*AVAILABLE RECORDS*:

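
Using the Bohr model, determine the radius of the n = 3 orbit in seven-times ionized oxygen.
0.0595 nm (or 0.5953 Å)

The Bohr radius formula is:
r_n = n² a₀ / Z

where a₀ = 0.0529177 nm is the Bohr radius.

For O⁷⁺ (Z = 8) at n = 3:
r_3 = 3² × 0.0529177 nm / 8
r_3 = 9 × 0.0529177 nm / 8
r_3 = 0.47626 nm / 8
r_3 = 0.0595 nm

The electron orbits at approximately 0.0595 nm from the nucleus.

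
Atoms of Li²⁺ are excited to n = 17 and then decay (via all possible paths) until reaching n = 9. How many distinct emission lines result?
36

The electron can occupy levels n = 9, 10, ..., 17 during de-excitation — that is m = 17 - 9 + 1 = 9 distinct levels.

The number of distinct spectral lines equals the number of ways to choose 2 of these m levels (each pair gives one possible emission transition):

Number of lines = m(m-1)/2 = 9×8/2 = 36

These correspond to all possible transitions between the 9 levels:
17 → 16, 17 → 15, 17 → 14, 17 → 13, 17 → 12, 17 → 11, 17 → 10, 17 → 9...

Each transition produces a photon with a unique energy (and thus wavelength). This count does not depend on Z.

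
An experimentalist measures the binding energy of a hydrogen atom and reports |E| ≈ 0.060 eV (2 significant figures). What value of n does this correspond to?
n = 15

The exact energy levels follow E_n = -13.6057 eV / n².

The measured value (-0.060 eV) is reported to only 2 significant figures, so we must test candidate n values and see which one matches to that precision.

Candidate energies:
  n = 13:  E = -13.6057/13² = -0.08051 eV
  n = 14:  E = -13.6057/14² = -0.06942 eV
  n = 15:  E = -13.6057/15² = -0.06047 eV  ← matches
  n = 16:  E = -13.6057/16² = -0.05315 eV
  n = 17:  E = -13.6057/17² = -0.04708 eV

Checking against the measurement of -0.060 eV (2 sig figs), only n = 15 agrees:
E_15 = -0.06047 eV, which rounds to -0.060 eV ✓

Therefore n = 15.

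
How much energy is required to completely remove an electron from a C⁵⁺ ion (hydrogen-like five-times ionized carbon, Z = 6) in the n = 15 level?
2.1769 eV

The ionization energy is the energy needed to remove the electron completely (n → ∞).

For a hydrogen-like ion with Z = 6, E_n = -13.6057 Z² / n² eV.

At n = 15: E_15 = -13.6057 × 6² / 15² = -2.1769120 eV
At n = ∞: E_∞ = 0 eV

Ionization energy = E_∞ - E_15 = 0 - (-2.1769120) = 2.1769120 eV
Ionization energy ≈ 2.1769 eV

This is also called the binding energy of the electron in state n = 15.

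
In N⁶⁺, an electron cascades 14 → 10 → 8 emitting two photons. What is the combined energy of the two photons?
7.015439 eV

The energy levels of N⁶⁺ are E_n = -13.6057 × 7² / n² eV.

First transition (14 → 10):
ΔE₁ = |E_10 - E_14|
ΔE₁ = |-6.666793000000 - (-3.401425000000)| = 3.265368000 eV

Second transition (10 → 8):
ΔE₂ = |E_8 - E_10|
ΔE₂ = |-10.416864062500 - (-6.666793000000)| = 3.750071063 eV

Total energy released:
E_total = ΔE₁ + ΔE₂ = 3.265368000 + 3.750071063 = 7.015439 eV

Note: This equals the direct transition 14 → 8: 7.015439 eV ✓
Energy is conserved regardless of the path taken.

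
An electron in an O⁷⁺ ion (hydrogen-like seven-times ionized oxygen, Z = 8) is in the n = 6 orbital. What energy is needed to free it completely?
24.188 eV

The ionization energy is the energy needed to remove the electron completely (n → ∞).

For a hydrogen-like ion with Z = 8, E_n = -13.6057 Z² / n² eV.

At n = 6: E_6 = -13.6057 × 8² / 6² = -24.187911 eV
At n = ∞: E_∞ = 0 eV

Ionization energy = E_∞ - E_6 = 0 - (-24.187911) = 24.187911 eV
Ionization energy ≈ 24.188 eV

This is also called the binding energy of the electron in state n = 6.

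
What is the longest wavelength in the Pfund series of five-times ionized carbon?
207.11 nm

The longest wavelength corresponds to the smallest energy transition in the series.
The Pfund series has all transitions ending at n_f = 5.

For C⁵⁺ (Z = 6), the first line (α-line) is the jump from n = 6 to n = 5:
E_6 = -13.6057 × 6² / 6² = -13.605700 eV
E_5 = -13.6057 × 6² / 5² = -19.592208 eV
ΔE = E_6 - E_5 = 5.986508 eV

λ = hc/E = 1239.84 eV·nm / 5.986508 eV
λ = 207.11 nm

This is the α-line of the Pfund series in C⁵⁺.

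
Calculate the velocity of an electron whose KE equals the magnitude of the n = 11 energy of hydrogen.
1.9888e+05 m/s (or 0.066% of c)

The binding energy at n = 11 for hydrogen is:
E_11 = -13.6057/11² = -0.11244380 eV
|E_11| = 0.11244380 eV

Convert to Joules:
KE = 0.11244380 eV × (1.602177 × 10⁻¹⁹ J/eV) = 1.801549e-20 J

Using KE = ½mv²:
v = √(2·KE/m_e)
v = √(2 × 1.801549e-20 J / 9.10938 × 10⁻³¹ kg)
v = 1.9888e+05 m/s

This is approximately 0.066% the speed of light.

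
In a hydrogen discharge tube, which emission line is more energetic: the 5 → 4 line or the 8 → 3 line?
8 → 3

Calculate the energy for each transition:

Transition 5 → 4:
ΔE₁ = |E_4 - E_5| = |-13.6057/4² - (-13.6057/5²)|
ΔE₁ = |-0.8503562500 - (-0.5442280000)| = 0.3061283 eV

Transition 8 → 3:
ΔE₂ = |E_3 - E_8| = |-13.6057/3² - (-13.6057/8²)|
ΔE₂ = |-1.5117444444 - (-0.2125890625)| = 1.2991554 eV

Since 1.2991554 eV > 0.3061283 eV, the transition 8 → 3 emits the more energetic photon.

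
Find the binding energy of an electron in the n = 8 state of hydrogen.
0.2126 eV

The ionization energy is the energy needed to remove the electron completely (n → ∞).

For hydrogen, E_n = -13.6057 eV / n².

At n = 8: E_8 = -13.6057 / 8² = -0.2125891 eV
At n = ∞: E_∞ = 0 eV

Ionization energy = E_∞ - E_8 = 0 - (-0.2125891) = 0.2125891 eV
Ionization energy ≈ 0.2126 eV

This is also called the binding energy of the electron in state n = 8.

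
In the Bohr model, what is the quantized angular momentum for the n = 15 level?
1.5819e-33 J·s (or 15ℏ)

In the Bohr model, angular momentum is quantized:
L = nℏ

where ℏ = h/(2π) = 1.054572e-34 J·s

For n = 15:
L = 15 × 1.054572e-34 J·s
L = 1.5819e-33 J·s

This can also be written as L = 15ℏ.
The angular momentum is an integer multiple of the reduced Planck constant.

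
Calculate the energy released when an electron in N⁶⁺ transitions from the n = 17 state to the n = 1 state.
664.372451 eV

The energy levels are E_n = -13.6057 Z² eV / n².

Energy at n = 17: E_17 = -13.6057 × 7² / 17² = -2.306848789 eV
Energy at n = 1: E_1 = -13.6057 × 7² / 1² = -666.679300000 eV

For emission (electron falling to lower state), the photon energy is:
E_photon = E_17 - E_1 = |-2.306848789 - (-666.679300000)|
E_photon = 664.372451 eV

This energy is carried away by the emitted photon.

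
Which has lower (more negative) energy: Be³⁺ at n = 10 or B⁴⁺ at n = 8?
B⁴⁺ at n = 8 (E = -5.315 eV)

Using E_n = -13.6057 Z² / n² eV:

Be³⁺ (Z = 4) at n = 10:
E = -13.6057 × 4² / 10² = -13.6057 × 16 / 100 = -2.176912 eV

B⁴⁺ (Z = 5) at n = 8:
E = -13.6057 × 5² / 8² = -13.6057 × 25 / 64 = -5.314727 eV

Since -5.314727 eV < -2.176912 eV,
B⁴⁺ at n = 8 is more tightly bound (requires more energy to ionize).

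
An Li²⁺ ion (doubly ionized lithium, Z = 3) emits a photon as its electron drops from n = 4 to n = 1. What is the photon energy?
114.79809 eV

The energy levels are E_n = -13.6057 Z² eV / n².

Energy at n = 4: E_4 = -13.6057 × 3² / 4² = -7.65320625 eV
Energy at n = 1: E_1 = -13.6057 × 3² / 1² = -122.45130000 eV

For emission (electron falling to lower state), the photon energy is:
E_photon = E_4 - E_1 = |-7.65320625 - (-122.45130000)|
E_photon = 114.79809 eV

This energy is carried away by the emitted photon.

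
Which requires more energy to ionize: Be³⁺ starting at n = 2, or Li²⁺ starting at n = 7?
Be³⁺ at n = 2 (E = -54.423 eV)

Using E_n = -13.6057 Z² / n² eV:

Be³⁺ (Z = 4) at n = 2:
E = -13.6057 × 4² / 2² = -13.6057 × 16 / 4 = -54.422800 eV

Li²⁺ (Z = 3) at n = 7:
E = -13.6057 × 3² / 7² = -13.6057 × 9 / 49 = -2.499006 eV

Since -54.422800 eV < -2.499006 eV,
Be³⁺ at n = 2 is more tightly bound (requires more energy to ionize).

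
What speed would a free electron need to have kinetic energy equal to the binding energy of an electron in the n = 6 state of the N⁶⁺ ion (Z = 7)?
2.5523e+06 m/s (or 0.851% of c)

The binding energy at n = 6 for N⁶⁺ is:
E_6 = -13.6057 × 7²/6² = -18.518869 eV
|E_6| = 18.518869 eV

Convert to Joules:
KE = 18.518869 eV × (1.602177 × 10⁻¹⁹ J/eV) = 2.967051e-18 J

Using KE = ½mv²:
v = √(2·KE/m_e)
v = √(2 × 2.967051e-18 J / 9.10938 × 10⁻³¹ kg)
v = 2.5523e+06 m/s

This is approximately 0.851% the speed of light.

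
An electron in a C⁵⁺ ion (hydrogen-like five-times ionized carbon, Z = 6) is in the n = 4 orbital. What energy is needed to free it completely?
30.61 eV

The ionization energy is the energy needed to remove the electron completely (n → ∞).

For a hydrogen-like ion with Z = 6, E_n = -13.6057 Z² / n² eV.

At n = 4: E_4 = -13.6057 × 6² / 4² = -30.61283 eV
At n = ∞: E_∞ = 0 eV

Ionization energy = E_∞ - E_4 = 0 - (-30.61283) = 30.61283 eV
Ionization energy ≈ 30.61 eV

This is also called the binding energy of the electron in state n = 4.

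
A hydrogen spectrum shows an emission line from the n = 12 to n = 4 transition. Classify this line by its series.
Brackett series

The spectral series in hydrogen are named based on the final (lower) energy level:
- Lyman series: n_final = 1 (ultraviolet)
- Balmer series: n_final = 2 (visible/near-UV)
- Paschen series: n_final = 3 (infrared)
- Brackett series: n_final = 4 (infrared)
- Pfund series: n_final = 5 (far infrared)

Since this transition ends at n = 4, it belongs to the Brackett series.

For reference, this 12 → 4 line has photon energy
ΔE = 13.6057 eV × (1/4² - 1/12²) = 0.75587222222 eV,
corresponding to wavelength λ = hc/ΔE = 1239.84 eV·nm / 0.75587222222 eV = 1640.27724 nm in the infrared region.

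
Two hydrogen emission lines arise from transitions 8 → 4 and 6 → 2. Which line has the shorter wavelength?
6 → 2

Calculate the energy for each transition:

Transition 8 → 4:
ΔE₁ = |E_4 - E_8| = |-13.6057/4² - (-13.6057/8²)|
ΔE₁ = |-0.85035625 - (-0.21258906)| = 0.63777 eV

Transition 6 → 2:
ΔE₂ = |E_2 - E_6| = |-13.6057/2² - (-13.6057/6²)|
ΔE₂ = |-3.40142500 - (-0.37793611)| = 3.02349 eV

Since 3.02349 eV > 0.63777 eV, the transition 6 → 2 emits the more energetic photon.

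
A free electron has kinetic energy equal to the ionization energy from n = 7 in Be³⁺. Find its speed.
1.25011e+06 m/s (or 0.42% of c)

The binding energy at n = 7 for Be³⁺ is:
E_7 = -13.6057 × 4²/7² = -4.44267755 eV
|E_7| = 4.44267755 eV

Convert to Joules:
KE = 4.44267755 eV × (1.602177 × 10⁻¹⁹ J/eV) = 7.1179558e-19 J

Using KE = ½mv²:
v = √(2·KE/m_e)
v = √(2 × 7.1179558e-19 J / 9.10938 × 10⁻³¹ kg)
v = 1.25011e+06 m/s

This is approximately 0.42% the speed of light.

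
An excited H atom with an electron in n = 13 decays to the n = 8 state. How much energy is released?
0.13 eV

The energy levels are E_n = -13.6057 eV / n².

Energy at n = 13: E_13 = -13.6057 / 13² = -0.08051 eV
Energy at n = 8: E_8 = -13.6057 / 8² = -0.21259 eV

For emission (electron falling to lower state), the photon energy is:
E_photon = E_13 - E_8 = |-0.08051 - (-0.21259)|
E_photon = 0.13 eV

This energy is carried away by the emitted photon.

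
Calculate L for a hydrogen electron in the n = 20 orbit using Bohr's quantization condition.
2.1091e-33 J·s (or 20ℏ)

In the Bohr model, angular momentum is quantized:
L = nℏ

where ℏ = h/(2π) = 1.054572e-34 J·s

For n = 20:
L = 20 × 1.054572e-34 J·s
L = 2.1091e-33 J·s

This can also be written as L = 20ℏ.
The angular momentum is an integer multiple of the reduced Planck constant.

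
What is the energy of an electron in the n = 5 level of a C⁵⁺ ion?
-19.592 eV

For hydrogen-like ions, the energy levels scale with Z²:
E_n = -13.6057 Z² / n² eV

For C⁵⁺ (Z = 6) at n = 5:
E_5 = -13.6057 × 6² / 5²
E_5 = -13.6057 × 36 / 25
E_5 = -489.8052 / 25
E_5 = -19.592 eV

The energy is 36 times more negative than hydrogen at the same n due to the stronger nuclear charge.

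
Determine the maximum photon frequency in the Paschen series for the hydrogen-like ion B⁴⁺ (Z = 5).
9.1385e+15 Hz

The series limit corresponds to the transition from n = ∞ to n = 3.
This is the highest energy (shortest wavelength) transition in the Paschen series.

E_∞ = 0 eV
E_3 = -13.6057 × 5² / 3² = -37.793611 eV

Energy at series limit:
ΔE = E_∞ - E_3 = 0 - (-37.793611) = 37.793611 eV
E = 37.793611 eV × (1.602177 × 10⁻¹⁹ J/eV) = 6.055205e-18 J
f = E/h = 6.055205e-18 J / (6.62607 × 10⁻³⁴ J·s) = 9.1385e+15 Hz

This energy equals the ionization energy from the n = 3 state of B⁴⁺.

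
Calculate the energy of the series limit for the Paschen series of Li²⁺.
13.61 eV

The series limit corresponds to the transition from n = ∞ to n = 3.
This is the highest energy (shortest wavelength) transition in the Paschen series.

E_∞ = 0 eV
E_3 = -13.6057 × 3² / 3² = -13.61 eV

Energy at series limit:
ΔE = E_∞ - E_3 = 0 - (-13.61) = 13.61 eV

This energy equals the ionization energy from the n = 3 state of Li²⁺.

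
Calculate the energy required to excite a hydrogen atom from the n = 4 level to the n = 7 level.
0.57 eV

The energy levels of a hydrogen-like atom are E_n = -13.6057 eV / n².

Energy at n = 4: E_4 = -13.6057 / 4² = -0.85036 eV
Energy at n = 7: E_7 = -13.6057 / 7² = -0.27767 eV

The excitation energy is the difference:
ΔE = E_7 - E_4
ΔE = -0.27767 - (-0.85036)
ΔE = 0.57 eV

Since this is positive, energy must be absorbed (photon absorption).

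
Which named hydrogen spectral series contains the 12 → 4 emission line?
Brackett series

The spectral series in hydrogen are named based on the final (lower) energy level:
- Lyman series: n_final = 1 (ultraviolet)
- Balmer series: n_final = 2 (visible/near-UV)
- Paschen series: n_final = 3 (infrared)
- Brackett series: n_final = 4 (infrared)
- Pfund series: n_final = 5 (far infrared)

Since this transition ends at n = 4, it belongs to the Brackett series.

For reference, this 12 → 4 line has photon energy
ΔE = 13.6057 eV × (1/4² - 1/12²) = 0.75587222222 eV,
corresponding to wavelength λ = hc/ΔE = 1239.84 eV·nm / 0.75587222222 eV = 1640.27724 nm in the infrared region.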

*HOW TO COMPLETE THIS TASK*: Set down, word for word, the line that contains "Calculate the energy required" and all lines after it up to the end of the listing.

*EXERCISE RESULT*:
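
Calculate the energy required to excite a hydrogen atom from the n = 4 level to the n = 7 level.
0.57 eV

The energy levels of a hydrogen-like atom are E_n = -13.6057 eV / n².

Energy at n = 4: E_4 = -13.6057 / 4² = -0.85036 eV
Energy at n = 7: E_7 = -13.6057 / 7² = -0.27767 eV

The excitation energy is the difference:
ΔE = E_7 - E_4
ΔE = -0.27767 - (-0.85036)
ΔE = 0.57 eV

Since this is positive, energy must be absorbed (photon absorption).

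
Which named hydrogen spectral series contains the 12 → 4 emission line?
Brackett series

The spectral series in hydrogen are named based on the final (lower) energy level:
- Lyman series: n_final = 1 (ultraviolet)
- Balmer series: n_final = 2 (visible/near-UV)
- Paschen series: n_final = 3 (infrared)
- Brackett series: n_final = 4 (infrared)
- Pfund series: n_final = 5 (far infrared)

Since this transition ends at n = 4, it belongs to the Brackett series.

For reference, this 12 → 4 line has photon energy
ΔE = 13.6057 eV × (1/4² - 1/12²) = 0.75587222222 eV,
corresponding to wavelength λ = hc/ΔE = 1239.84 eV·nm / 0.75587222222 eV = 1640.27724 nm in the infrared region.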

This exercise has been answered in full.